- **WHAT NEEDS TO BE DONE**: Transcribe every entry precisely, omitting nothing.

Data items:
------------------------------------------------
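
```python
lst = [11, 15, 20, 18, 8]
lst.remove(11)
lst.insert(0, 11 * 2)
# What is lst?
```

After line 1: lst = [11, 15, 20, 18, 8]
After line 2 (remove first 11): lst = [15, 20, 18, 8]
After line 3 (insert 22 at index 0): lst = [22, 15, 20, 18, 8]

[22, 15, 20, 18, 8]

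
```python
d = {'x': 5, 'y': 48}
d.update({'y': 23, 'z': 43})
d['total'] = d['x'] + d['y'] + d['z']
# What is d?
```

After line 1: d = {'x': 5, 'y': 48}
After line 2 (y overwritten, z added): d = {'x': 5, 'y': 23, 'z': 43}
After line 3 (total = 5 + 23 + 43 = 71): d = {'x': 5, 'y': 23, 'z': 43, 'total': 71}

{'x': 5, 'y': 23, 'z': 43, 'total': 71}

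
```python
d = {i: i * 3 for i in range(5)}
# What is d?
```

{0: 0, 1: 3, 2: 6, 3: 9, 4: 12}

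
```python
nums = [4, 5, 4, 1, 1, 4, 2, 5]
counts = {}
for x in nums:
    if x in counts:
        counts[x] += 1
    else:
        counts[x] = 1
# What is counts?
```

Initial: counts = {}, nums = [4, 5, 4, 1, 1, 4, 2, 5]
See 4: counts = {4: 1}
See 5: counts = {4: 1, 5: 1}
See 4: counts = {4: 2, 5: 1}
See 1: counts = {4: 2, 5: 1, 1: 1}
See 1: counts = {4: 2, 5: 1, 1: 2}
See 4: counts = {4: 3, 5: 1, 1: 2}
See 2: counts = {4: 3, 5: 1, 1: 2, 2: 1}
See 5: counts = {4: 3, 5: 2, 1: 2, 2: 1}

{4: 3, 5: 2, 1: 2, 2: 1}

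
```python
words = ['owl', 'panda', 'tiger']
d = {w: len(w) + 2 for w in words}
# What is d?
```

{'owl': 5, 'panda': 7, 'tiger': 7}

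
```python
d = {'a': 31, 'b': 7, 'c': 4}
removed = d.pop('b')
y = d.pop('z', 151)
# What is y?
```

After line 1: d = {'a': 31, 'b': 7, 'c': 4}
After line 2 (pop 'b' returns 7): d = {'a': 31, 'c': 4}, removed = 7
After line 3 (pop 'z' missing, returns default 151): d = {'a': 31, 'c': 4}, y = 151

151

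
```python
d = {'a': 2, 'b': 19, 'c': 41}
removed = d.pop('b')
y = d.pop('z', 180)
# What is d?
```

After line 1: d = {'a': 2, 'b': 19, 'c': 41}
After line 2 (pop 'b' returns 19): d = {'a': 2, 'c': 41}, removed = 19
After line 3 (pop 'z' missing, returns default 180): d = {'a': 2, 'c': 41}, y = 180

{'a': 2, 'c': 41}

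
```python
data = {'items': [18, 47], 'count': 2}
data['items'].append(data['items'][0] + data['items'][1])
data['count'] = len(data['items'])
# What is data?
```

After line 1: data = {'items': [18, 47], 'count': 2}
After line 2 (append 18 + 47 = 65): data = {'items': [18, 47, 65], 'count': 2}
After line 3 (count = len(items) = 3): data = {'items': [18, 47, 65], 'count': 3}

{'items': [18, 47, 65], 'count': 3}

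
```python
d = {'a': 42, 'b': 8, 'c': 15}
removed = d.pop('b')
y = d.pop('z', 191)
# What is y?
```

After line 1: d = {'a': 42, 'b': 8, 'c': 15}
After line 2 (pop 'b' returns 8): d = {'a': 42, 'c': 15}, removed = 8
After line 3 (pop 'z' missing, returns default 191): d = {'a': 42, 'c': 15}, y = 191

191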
------------------------------------------------
- **OUTPUT FOR THIS TASK**:
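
```python
lst = [11, 15, 20, 18, 8]
lst.remove(11)
lst.insert(0, 11 * 2)
# What is lst?
```

After line 1: lst = [11, 15, 20, 18, 8]
After line 2 (remove first 11): lst = [15, 20, 18, 8]
After line 3 (insert 22 at index 0): lst = [22, 15, 20, 18, 8]

[22, 15, 20, 18, 8]

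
```python
d = {'x': 5, 'y': 48}
d.update({'y': 23, 'z': 43})
d['total'] = d['x'] + d['y'] + d['z']
# What is d?
```

After line 1: d = {'x': 5, 'y': 48}
After line 2 (y overwritten, z added): d = {'x': 5, 'y': 23, 'z': 43}
After line 3 (total = 5 + 23 + 43 = 71): d = {'x': 5, 'y': 23, 'z': 43, 'total': 71}

{'x': 5, 'y': 23, 'z': 43, 'total': 71}

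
```python
d = {i: i * 3 for i in range(5)}
# What is d?
```

{0: 0, 1: 3, 2: 6, 3: 9, 4: 12}

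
```python
nums = [4, 5, 4, 1, 1, 4, 2, 5]
counts = {}
for x in nums:
    if x in counts:
        counts[x] += 1
    else:
        counts[x] = 1
# What is counts?
```

Initial: counts = {}, nums = [4, 5, 4, 1, 1, 4, 2, 5]
See 4: counts = {4: 1}
See 5: counts = {4: 1, 5: 1}
See 4: counts = {4: 2, 5: 1}
See 1: counts = {4: 2, 5: 1, 1: 1}
See 1: counts = {4: 2, 5: 1, 1: 2}
See 4: counts = {4: 3, 5: 1, 1: 2}
See 2: counts = {4: 3, 5: 1, 1: 2, 2: 1}
See 5: counts = {4: 3, 5: 2, 1: 2, 2: 1}

{4: 3, 5: 2, 1: 2, 2: 1}

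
```python
words = ['owl', 'panda', 'tiger']
d = {w: len(w) + 2 for w in words}
# What is d?
```

{'owl': 5, 'panda': 7, 'tiger': 7}

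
```python
d = {'a': 31, 'b': 7, 'c': 4}
removed = d.pop('b')
y = d.pop('z', 151)
# What is y?
```

After line 1: d = {'a': 31, 'b': 7, 'c': 4}
After line 2 (pop 'b' returns 7): d = {'a': 31, 'c': 4}, removed = 7
After line 3 (pop 'z' missing, returns default 151): d = {'a': 31, 'c': 4}, y = 151

151

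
```python
d = {'a': 2, 'b': 19, 'c': 41}
removed = d.pop('b')
y = d.pop('z', 180)
# What is d?
```

After line 1: d = {'a': 2, 'b': 19, 'c': 41}
After line 2 (pop 'b' returns 19): d = {'a': 2, 'c': 41}, removed = 19
After line 3 (pop 'z' missing, returns default 180): d = {'a': 2, 'c': 41}, y = 180

{'a': 2, 'c': 41}

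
```python
data = {'items': [18, 47], 'count': 2}
data['items'].append(data['items'][0] + data['items'][1])
data['count'] = len(data['items'])
# What is data?
```

After line 1: data = {'items': [18, 47], 'count': 2}
After line 2 (append 18 + 47 = 65): data = {'items': [18, 47, 65], 'count': 2}
After line 3 (count = len(items) = 3): data = {'items': [18, 47, 65], 'count': 3}

{'items': [18, 47, 65], 'count': 3}

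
```python
d = {'a': 42, 'b': 8, 'c': 15}
removed = d.pop('b')
y = d.pop('z', 191)
# What is y?
```

After line 1: d = {'a': 42, 'b': 8, 'c': 15}
After line 2 (pop 'b' returns 8): d = {'a': 42, 'c': 15}, removed = 8
After line 3 (pop 'z' missing, returns default 191): d = {'a': 42, 'c': 15}, y = 191

191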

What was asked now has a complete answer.